Segment Open
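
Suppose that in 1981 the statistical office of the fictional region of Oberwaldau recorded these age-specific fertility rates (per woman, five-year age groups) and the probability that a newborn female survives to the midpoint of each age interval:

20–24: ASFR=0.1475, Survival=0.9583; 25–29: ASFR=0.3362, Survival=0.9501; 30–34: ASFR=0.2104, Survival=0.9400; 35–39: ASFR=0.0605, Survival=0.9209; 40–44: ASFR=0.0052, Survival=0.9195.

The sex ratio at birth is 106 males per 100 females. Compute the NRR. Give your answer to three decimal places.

1.745

Proportion female at birth = 100 / (100 + 106) = 0.48544.
Weighting each age-specific rate by interval width and survival:
  20–24: 5 × 0.1475 × 0.9583 = 0.70675
  25–29: 5 × 0.3362 × 0.9501 = 1.59712
  30–34: 5 × 0.2104 × 0.9400 = 0.98888
  35–39: 5 × 0.0605 × 0.9209 = 0.27857
  40–44: 5 × 0.0052 × 0.9195 = 0.02391
Sum = 3.59523
NRR = 0.48544 × 3.59523 = 1.74527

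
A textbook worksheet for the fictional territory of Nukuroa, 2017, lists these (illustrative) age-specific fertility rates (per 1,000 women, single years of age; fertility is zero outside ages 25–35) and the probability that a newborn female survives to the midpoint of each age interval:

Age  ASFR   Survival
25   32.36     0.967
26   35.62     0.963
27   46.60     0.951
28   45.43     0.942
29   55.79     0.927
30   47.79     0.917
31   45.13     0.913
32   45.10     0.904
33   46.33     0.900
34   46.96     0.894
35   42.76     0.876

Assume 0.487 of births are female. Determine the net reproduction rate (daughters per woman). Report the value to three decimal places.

Proportion female at birth = 0.487.
Per-age-group product (1 × ASFR × survival probability):
  25: 1 × 32.36/1000 × 0.967 = 0.03129
  26: 1 × 35.62/1000 × 0.963 = 0.03430
  27: 1 × 46.60/1000 × 0.951 = 0.04432
  28: 1 × 45.43/1000 × 0.942 = 0.04280
  29: 1 × 55.79/1000 × 0.927 = 0.05172
  30: 1 × 47.79/1000 × 0.917 = 0.04382
  31: 1 × 45.13/1000 × 0.913 = 0.04120
  32: 1 × 45.10/1000 × 0.904 = 0.04077
  33: 1 × 46.33/1000 × 0.900 = 0.04170
  34: 1 × 46.96/1000 × 0.894 = 0.04198
  35: 1 × 42.76/1000 × 0.876 = 0.03746
Sum = 0.45136
NRR = 0.487 × 0.45136 = 0.21981

0.220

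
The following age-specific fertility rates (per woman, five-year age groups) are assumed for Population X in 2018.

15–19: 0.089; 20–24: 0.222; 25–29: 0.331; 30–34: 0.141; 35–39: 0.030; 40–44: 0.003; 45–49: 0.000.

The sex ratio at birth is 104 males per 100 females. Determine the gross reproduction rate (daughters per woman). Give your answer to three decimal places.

Proportion female at birth = 100 / (100 + 104) = 0.49020.
Sum of ASFRs = 0.089 + 0.222 + 0.331 + 0.141 + 0.030 + 0.003 + 0.000 = 0.816
TFR = 5 × 0.816 = 4.08
GRR = 0.49020 × 4.08 = 2.00002

2.000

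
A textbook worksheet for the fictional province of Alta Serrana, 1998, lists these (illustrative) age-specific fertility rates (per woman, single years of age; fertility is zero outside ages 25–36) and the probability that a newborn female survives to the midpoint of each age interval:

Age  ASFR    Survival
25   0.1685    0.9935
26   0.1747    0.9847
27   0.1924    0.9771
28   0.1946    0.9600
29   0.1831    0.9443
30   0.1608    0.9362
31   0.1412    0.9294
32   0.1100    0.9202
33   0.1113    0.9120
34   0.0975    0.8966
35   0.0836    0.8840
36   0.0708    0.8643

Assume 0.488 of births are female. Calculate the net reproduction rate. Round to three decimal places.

Proportion female at birth = 0.488.
Weighting each age-specific rate by interval width and survival:
  25: 1 × 0.1685 × 0.9935 = 0.16740
  26: 1 × 0.1747 × 0.9847 = 0.17203
  27: 1 × 0.1924 × 0.9771 = 0.18799
  28: 1 × 0.1946 × 0.9600 = 0.18682
  29: 1 × 0.1831 × 0.9443 = 0.17290
  30: 1 × 0.1608 × 0.9362 = 0.15054
  31: 1 × 0.1412 × 0.9294 = 0.13123
  32: 1 × 0.1100 × 0.9202 = 0.10122
  33: 1 × 0.1113 × 0.9120 = 0.10151
  34: 1 × 0.0975 × 0.8966 = 0.08742
  35: 1 × 0.0836 × 0.8840 = 0.07390
  36: 1 × 0.0708 × 0.8643 = 0.06119
Sum = 1.59415
NRR = 0.488 × 1.59415 = 0.77795

0.778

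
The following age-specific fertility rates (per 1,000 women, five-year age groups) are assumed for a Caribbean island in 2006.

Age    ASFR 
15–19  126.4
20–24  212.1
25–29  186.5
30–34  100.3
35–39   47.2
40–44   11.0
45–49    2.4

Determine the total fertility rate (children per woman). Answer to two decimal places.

3.43

Sum of ASFRs = 126.4 + 212.1 + 186.5 + 100.3 + 47.2 + 11.0 + 2.4 = 685.9
TFR = 5 × 685.9 / 1000 = 3.4295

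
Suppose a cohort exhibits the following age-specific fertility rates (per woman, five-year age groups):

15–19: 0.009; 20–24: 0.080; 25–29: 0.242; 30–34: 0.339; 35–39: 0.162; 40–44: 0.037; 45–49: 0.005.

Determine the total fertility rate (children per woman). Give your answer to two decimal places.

Sum of ASFRs = 0.009 + 0.080 + 0.242 + 0.339 + 0.162 + 0.037 + 0.005 = 0.874
TFR = 5 × 0.874 = 4.37

4.37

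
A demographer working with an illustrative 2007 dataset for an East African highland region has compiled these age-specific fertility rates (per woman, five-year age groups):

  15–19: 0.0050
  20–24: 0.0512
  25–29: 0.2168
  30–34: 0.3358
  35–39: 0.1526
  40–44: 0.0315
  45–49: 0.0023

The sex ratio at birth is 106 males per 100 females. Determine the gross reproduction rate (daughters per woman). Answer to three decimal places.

Proportion female at birth = 100 / (100 + 106) = 0.48544.
Sum of ASFRs = 0.0050 + 0.0512 + 0.2168 + 0.3358 + 0.1526 + 0.0315 + 0.0023 = 0.7952
TFR = 5 × 0.7952 = 3.976
GRR = 0.48544 × 3.976 = 1.93011

1.930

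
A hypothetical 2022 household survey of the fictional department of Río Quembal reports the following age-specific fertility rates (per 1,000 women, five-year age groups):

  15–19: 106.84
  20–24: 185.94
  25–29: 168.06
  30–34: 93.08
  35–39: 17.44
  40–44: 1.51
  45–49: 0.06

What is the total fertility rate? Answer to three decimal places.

Sum of ASFRs = 106.84 + 185.94 + 168.06 + 93.08 + 17.44 + 1.51 + 0.06 = 572.93
TFR = 5 × 572.93 / 1000 = 2.86465

2.865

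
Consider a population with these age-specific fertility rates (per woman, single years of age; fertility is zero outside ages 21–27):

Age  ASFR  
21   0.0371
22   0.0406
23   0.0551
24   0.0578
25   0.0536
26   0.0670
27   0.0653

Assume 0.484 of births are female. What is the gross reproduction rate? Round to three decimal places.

Proportion female at birth = 0.484.
Sum of ASFRs = 0.0371 + 0.0406 + 0.0551 + 0.0578 + 0.0536 + 0.0670 + 0.0653 = 0.3765
TFR = 0.3765
GRR = 0.484 × 0.3765 = 0.18223

0.182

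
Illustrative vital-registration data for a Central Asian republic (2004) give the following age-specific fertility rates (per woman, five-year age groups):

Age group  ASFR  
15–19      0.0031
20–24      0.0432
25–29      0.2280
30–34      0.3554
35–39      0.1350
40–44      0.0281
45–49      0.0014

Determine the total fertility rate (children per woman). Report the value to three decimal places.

3.971

Sum of ASFRs = 0.0031 + 0.0432 + 0.2280 + 0.3554 + 0.1350 + 0.0281 + 0.0014 = 0.7942
TFR = 5 × 0.7942 = 3.971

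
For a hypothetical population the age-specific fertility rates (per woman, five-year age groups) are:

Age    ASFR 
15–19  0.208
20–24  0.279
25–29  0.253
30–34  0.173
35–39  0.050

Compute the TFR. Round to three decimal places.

Sum of ASFRs = 0.208 + 0.279 + 0.253 + 0.173 + 0.050 = 0.963
TFR = 5 × 0.963 = 4.815

4.815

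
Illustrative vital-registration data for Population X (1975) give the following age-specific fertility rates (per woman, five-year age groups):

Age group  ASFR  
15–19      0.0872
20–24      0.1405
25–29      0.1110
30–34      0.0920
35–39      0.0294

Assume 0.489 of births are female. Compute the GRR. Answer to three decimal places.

Proportion female at birth = 0.489.
Sum of ASFRs = 0.0872 + 0.1405 + 0.1110 + 0.0920 + 0.0294 = 0.4601
TFR = 5 × 0.4601 = 2.3005
GRR = 0.489 × 2.3005 = 1.12494

1.125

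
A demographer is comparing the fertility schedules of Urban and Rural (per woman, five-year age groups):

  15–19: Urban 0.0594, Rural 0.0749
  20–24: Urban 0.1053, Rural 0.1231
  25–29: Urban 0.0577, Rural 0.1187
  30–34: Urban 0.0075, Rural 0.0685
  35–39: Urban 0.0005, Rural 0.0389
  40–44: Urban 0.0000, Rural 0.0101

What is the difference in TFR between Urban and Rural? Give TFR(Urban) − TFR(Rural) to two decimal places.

Urban:
  Sum of ASFRs = 0.0594 + 0.1053 + 0.0577 + 0.0075 + 0.0005 + 0.0000 = 0.2304
  TFR = 5 × 0.2304 = 1.152
Rural:
  Sum of ASFRs = 0.0749 + 0.1231 + 0.1187 + 0.0685 + 0.0389 + 0.0101 = 0.4342
  TFR = 5 × 0.4342 = 2.171
Difference = 1.152 − 2.171 = -1.019

-1.02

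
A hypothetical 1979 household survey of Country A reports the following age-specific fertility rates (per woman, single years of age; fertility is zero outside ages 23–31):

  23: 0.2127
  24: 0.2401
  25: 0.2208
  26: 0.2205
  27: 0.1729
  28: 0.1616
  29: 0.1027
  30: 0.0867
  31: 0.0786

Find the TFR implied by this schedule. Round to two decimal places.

1.50

Sum of ASFRs = 0.2127 + 0.2401 + 0.2208 + 0.2205 + 0.1729 + 0.1616 + 0.1027 + 0.0867 + 0.0786 = 1.4966
TFR = 1.4966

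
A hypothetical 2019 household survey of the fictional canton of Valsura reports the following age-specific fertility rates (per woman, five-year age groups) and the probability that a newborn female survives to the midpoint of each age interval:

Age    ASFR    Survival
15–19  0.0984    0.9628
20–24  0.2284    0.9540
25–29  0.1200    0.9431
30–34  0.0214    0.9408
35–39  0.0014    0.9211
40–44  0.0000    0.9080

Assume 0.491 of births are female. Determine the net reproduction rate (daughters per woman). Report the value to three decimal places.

Proportion female at birth = 0.491.
Each age group contributes 5 × ASFR × survival:
  15–19: 5 × 0.0984 × 0.9628 = 0.47370
  20–24: 5 × 0.2284 × 0.9540 = 1.08947
  25–29: 5 × 0.1200 × 0.9431 = 0.56586
  30–34: 5 × 0.0214 × 0.9408 = 0.10067
  35–39: 5 × 0.0014 × 0.9211 = 0.00645
  40–44: 5 × 0.0000 × 0.9080 = 0.00000
Sum = 2.23615
NRR = 0.491 × 2.23615 = 1.09795
An NRR exceeding 1 indicates intrinsic growth under these rates.

1.098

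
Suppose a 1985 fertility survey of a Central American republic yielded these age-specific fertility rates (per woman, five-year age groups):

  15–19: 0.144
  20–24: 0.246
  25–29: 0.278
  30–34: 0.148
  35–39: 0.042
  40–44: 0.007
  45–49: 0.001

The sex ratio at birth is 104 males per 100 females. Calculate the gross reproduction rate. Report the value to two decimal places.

Proportion female at birth = 100 / (100 + 104) = 0.49020.
Sum of ASFRs = 0.144 + 0.246 + 0.278 + 0.148 + 0.042 + 0.007 + 0.001 = 0.866
TFR = 5 × 0.866 = 4.33
GRR = 0.49020 × 4.33 = 2.12257

2.12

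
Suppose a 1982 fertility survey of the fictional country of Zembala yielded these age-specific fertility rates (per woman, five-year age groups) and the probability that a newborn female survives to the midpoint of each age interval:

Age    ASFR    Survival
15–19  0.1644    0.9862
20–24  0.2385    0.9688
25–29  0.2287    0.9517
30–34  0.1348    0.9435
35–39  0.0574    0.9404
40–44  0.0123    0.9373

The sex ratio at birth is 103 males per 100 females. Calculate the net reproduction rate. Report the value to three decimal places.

Proportion female at birth = 100 / (100 + 103) = 0.49261.
Per-age-group product (5 × ASFR × survival probability):
  15–19: 5 × 0.1644 × 0.9862 = 0.81066
  20–24: 5 × 0.2385 × 0.9688 = 1.15529
  25–29: 5 × 0.2287 × 0.9517 = 1.08827
  30–34: 5 × 0.1348 × 0.9435 = 0.63592
  35–39: 5 × 0.0574 × 0.9404 = 0.26989
  40–44: 5 × 0.0123 × 0.9373 = 0.05764
Sum = 4.01767
NRR = 0.49261 × 4.01767 = 1.97914
With NRR above 1 the population is above replacement fertility.

1.979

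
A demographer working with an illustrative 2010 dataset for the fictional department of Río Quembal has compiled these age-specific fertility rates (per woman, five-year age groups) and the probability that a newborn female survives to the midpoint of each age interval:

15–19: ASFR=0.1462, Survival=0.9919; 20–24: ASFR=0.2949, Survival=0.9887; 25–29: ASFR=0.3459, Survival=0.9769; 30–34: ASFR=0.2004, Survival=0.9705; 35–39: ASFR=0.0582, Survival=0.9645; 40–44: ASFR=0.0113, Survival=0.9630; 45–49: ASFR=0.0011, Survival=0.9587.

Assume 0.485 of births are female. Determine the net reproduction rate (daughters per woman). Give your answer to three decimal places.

Proportion female at birth = 0.485.
Survival-weighted fertility by age (5·fₓ·Sₓ):
  15–19: 5 × 0.1462 × 0.9919 = 0.72508
  20–24: 5 × 0.2949 × 0.9887 = 1.45784
  25–29: 5 × 0.3459 × 0.9769 = 1.68955
  30–34: 5 × 0.2004 × 0.9705 = 0.97244
  35–39: 5 × 0.0582 × 0.9645 = 0.28067
  40–44: 5 × 0.0113 × 0.9630 = 0.05441
  45–49: 5 × 0.0011 × 0.9587 = 0.00527
Sum = 5.18526
NRR = 0.485 × 5.18526 = 2.51485
With NRR above 1 the population is above replacement fertility.

2.515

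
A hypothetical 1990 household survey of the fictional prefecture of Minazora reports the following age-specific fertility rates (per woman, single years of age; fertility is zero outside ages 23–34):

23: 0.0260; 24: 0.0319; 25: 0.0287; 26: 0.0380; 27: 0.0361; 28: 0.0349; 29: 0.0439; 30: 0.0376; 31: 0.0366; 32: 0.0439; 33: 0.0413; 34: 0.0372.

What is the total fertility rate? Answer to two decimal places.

0.44

Sum of ASFRs = 0.0260 + 0.0319 + 0.0287 + 0.0380 + 0.0361 + 0.0349 + 0.0439 + 0.0376 + 0.0366 + 0.0439 + 0.0413 + 0.0372 = 0.4361
TFR = 0.4361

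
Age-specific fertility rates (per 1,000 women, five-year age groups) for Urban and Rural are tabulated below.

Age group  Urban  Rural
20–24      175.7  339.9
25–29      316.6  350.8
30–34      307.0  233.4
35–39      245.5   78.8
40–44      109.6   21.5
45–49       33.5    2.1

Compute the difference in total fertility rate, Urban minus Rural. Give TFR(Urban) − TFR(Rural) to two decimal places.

0.81

Urban:
  Sum of ASFRs = 175.7 + 316.6 + 307.0 + 245.5 + 109.6 + 33.5 = 1187.9
  TFR = 5 × 1187.9 / 1000 = 5.9395
Rural:
  Sum of ASFRs = 339.9 + 350.8 + 233.4 + 78.8 + 21.5 + 2.1 = 1026.5
  TFR = 5 × 1026.5 / 1000 = 5.1325
Difference = 5.9395 − 5.1325 = 0.807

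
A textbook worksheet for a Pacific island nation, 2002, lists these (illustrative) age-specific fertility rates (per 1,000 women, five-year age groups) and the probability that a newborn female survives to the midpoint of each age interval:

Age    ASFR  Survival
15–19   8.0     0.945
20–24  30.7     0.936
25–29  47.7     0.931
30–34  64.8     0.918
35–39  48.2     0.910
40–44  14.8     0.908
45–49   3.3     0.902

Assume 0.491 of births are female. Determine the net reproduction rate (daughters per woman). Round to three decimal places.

Proportion female at birth = 0.491.
Each age group contributes 5 × ASFR × survival:
  15–19: 5 × 8.0/1000 × 0.945 = 0.03780
  20–24: 5 × 30.7/1000 × 0.936 = 0.14368
  25–29: 5 × 47.7/1000 × 0.931 = 0.22204
  30–34: 5 × 64.8/1000 × 0.918 = 0.29743
  35–39: 5 × 48.2/1000 × 0.910 = 0.21931
  40–44: 5 × 14.8/1000 × 0.908 = 0.06719
  45–49: 5 × 3.3/1000 × 0.902 = 0.01488
Sum = 1.00233
NRR = 0.491 × 1.00233 = 0.49214
An NRR under 1 implies long-run decline under these rates.

0.492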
Segment Closed
Task requirements:
Please give the number of lines in the entries above that hold "region", with no other words.

Your response:
2